═══ INPUT FOR THIS TASK ═══
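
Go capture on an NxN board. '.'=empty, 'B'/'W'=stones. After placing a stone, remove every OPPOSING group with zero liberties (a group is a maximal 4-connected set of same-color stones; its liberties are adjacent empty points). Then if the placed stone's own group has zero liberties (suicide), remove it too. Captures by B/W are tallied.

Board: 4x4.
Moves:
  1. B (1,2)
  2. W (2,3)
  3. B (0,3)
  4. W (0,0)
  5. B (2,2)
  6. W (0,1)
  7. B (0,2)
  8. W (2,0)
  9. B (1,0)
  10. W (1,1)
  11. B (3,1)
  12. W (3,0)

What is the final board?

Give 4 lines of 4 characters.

Answer: WWBB
.WB.
W.BW
WB..

Derivation:
Move 1: B@(1,2) -> caps B=0 W=0
Move 2: W@(2,3) -> caps B=0 W=0
Move 3: B@(0,3) -> caps B=0 W=0
Move 4: W@(0,0) -> caps B=0 W=0
Move 5: B@(2,2) -> caps B=0 W=0
Move 6: W@(0,1) -> caps B=0 W=0
Move 7: B@(0,2) -> caps B=0 W=0
Move 8: W@(2,0) -> caps B=0 W=0
Move 9: B@(1,0) -> caps B=0 W=0
Move 10: W@(1,1) -> caps B=0 W=1
Move 11: B@(3,1) -> caps B=0 W=1
Move 12: W@(3,0) -> caps B=0 W=1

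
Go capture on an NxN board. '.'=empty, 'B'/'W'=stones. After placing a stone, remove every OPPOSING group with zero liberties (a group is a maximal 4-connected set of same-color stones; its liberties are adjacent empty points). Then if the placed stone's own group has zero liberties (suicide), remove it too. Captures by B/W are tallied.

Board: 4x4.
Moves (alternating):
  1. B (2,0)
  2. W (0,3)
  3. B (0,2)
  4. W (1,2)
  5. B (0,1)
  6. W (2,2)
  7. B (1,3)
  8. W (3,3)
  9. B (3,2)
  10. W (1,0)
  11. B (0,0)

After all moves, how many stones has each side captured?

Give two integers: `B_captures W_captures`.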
═══
» WHAT THE TASK REQUIRES
Type the data again exactly. Leave nothing out.

» REPLY TO THE EXERCISE
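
Go capture on an NxN board. '.'=empty, 'B'/'W'=stones. After placing a stone, remove every OPPOSING group with zero liberties (a group is a maximal 4-connected set of same-color stones; its liberties are adjacent empty points). Then if the placed stone's own group has zero liberties (suicide), remove it too. Captures by B/W are tallied.

Board: 4x4.
Moves:
  1. B (1,2)
  2. W (2,3)
  3. B (0,3)
  4. W (0,0)
  5. B (2,2)
  6. W (0,1)
  7. B (0,2)
  8. W (2,0)
  9. B (1,0)
  10. W (1,1)
  11. B (3,1)
  12. W (3,0)

What is the final board?

Give 4 lines of 4 characters.

Answer: WWBB
.WB.
W.BW
WB..

Derivation:
Move 1: B@(1,2) -> caps B=0 W=0
Move 2: W@(2,3) -> caps B=0 W=0
Move 3: B@(0,3) -> caps B=0 W=0
Move 4: W@(0,0) -> caps B=0 W=0
Move 5: B@(2,2) -> caps B=0 W=0
Move 6: W@(0,1) -> caps B=0 W=0
Move 7: B@(0,2) -> caps B=0 W=0
Move 8: W@(2,0) -> caps B=0 W=0
Move 9: B@(1,0) -> caps B=0 W=0
Move 10: W@(1,1) -> caps B=0 W=1
Move 11: B@(3,1) -> caps B=0 W=1
Move 12: W@(3,0) -> caps B=0 W=1

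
Go capture on an NxN board. '.'=empty, 'B'/'W'=stones. After placing a stone, remove every OPPOSING group with zero liberties (a group is a maximal 4-connected set of same-color stones; its liberties are adjacent empty points). Then if the placed stone's own group has zero liberties (suicide), remove it too. Captures by B/W are tallied.

Board: 4x4.
Moves (alternating):
  1. B (2,0)
  2. W (0,3)
  3. B (0,2)
  4. W (1,2)
  5. B (0,1)
  6. W (2,2)
  7. B (1,3)
  8. W (3,3)
  9. B (3,2)
  10. W (1,0)
  11. B (0,0)

After all moves, how many stones has each side captured?

Give two integers: `B_captures W_captures`.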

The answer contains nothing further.